Once you have located the line containing "Answer: 2002225/4 ≈ 5.0056e+5" in the material below, return it exactly along with each line after it through the line containing "Answer: -69459580453707329/15793867719 ≈".

**** SOURCE DATA ****

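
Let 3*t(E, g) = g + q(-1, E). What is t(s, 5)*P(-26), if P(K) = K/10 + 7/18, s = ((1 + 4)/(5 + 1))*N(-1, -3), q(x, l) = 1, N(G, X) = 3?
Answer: -199/45 ≈ -4.4222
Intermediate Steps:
s = 5/2 (s = ((1 + 4)/(5 + 1))*3 = (5/6)*3 = 5/2 ≈ 2.5000)
t(E, g) = 1/3 + g/3 (t(E, g) = (g + 1)/3 = (1 + g)/3 = 1/3 + g/3)
P(K) = 7/18 + K/10 (P(K) = K*(1/10) + 7*(1/18) = K/10 + 7/18 = 7/18 + K/10)
t(s, 5)*P(-26) = (1/3 + (1/3)*5)*(7/18 + (1/10)*(-26)) = (1/3 + 5/3)*(7/18 - 13/5) = 2*(-199/90) = -199/45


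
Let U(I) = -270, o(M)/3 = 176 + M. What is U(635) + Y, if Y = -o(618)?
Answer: -2652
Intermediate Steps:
o(M) = 528 + 3*M (o(M) = 3*(176 + M) = 528 + 3*M)
Y = -2382 (Y = -(528 + 3*618) = -(528 + 1854) = -1*2382 = -2382)
U(635) + Y = -270 - 2382 = -2652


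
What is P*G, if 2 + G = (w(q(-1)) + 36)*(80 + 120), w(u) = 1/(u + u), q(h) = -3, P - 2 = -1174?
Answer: -25190968/3 ≈ -8.3970e+6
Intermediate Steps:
P = -1172 (P = 2 - 1174 = -1172)
w(u) = 1/(2*u)
G = 21494/3 (G = -2 + ((1/2)/(-3) + 36)*(80 + 120) = -2 + ((1/2)*(-1/3) + 36)*200 = -2 + (-1/6 + 36)*200 = -2 + (215/6)*200 = -2 + 21500/3 = 21494/3 ≈ 7164.7)
P*G = -1172*21494/3 = -25190968/3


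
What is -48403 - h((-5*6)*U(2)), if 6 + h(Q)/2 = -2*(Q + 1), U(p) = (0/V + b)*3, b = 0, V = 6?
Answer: -48387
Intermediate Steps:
U(p) = 0 (U(p) = (0/6 + 0)*3 = (0*(1/6) + 0)*3 = (0 + 0)*3 = 0*3 = 0)
h(Q) = -16 - 4*Q (h(Q) = -12 + 2*(-2*(Q + 1)) = -12 + 2*(-2*(1 + Q)) = -12 + 2*(-2 - 2*Q) = -12 + (-4 - 4*Q) = -16 - 4*Q)
-48403 - h((-5*6)*U(2)) = -48403 - (-16 - 4*(-5*6)*0) = -48403 - (-16 - (-120)*0) = -48403 - (-16 - 4*0) = -48403 - (-16 + 0) = -48403 - 1*(-16) = -48403 + 16 = -48387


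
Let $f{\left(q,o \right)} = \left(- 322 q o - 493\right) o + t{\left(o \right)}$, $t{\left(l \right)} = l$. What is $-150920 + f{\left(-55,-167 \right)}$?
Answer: $493845434$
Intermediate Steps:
$f{\left(q,o \right)} = o + o \left(-493 - 322 o q\right)$ ($f{\left(q,o \right)} = \left(- 322 q o - 493\right) o + o = \left(- 322 o q - 493\right) o + o = \left(-493 - 322 o q\right) o + o = o \left(-493 - 322 o q\right) + o = o + o \left(-493 - 322 o q\right)$)
$-150920 + f{\left(-55,-167 \right)} = -150920 + 2 \left(-167\right) \left(-246 - \left(-26887\right) \left(-55\right)\right) = -150920 + 2 \left(-167\right) \left(-246 - 1478785\right) = -150920 + 2 \left(-167\right) \left(-1479031\right) = -150920 + 493996354 = 493845434$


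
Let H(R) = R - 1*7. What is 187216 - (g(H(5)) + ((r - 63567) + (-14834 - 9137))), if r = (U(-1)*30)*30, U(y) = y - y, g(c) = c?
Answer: 274756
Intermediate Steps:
H(R) = -7 + R (H(R) = R - 7 = -7 + R)
U(y) = 0
r = 0 (r = (0*30)*30 = 0*30 = 0)
187216 - (g(H(5)) + ((r - 63567) + (-14834 - 9137))) = 187216 - ((-7 + 5) + ((0 - 63567) + (-14834 - 9137))) = 187216 - (-2 + (-63567 - 23971)) = 187216 - (-2 - 87538) = 187216 - 1*(-87540) = 187216 + 87540 = 274756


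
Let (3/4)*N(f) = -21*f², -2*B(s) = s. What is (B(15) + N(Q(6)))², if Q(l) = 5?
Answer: 2002225/4 ≈ 5.0056e+5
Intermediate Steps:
B(s) = -s/2
N(f) = -28*f² (N(f) = 4*(-21*f²)/3 = -28*f²)
(B(15) + N(Q(6)))² = (-½*15 - 28*5²)² = (-15/2 - 28*25)² = (-15/2 - 700)² = (-1415/2)² = 2002225/4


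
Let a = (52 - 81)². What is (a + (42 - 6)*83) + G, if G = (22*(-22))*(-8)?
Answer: 7701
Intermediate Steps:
G = 3872 (G = -484*(-8) = 3872)
a = 841 (a = (-29)² = 841)
(a + (42 - 6)*83) + G = (841 + (42 - 6)*83) + 3872 = (841 + 36*83) + 3872 = (841 + 2988) + 3872 = 3829 + 3872 = 7701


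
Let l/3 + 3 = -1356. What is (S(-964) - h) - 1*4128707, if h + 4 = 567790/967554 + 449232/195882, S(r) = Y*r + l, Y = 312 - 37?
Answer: -69459580453707329/15793867719 ≈ -4.3979e+6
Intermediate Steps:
l = -4077 (l = -9 + 3*(-1356) = -9 - 4068 = -4077)
Y = 275
S(r) = -4077 + 275*r (S(r) = 275*r - 4077 = -4077 + 275*r)
h = -17685799267/15793867719 (h = -4 + (567790/967554 + 449232/195882) = -4 + (567790*(1/967554) + 449232*(1/195882)) = -4 + (283895/483777 + 74872/32647) = -4 + 45489671609/15793867719 = -17685799267/15793867719 ≈ -1.1198)
(S(-964) - h) - 1*4128707 = ((-4077 + 275*(-964)) - 1*(-17685799267/15793867719)) - 1*4128707 = ((-4077 - 265100) + 17685799267/15793867719) - 4128707 = (-269177 + 17685799267/15793867719) - 4128707 = -4251328245197996/15793867719 - 4128707 = -69459580453707329/15793867719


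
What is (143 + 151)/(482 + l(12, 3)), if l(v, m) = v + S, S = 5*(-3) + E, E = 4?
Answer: 14/23 ≈ 0.60870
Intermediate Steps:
S = -11 (S = 5*(-3) + 4 = -15 + 4 = -11)
l(v, m) = -11 + v (l(v, m) = v - 11 = -11 + v)
(143 + 151)/(482 + l(12, 3)) = (143 + 151)/(482 + (-11 + 12)) = 294/(482 + 1) = 294/483 = 294*(1/483) = 14/23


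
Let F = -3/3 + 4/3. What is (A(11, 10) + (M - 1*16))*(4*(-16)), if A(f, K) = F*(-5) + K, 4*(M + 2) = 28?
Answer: 512/3 ≈ 170.67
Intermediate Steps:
M = 5 (M = -2 + (1/4)*28 = -2 + 7 = 5)
F = 1/3 (F = -3*1/3 + 4*(1/3) = -1 + 4/3 = 1/3 ≈ 0.33333)
A(f, K) = -5/3 + K (A(f, K) = (1/3)*(-5) + K = -5/3 + K)
(A(11, 10) + (M - 1*16))*(4*(-16)) = ((-5/3 + 10) + (5 - 1*16))*(4*(-16)) = (25/3 + (5 - 16))*(-64) = (25/3 - 11)*(-64) = -8/3*(-64) = 512/3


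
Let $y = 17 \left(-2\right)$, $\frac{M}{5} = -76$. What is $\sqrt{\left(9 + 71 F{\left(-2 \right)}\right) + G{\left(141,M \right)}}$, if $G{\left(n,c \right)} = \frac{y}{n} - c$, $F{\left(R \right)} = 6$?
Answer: $\frac{\sqrt{16198221}}{141} \approx 28.544$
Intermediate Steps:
$M = -380$ ($M = 5 \left(-76\right) = -380$)
$y = -34$
$G{\left(n,c \right)} = - c - \frac{34}{n}$ ($G{\left(n,c \right)} = - \frac{34}{n} - c = - c - \frac{34}{n}$)
$\sqrt{\left(9 + 71 F{\left(-2 \right)}\right) + G{\left(141,M \right)}} = \sqrt{\left(9 + 71 \cdot 6\right) - \left(-380 + \frac{34}{141}\right)} = \sqrt{\left(9 + 426\right) + \left(380 - \frac{34}{141}\right)} = \sqrt{435 + \left(380 - \frac{34}{141}\right)} = \sqrt{435 + \frac{53546}{141}} = \sqrt{\frac{114881}{141}} = \frac{\sqrt{16198221}}{141}$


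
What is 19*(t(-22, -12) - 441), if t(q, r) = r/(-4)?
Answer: -8322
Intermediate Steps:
t(q, r) = -r/4 (t(q, r) = r*(-¼) = -r/4)
19*(t(-22, -12) - 441) = 19*(-¼*(-12) - 441) = 19*(3 - 441) = 19*(-438) = -8322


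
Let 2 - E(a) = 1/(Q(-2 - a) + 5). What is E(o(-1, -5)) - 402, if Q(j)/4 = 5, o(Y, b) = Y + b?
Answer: -10001/25 ≈ -400.04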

****

* _SOLUTION FOR THIS TASK_
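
Answer: 2002225/4 ≈ 5.0056e+5
Intermediate Steps:
B(s) = -s/2
N(f) = -28*f² (N(f) = 4*(-21*f²)/3 = -28*f²)
(B(15) + N(Q(6)))² = (-½*15 - 28*5²)² = (-15/2 - 28*25)² = (-15/2 - 700)² = (-1415/2)² = 2002225/4


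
Let a = (52 - 81)². What is (a + (42 - 6)*83) + G, if G = (22*(-22))*(-8)?
Answer: 7701
Intermediate Steps:
G = 3872 (G = -484*(-8) = 3872)
a = 841 (a = (-29)² = 841)
(a + (42 - 6)*83) + G = (841 + (42 - 6)*83) + 3872 = (841 + 36*83) + 3872 = (841 + 2988) + 3872 = 3829 + 3872 = 7701


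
Let l/3 + 3 = -1356. What is (S(-964) - h) - 1*4128707, if h + 4 = 567790/967554 + 449232/195882, S(r) = Y*r + l, Y = 312 - 37?
Answer: -69459580453707329/15793867719 ≈ -4.3979e+6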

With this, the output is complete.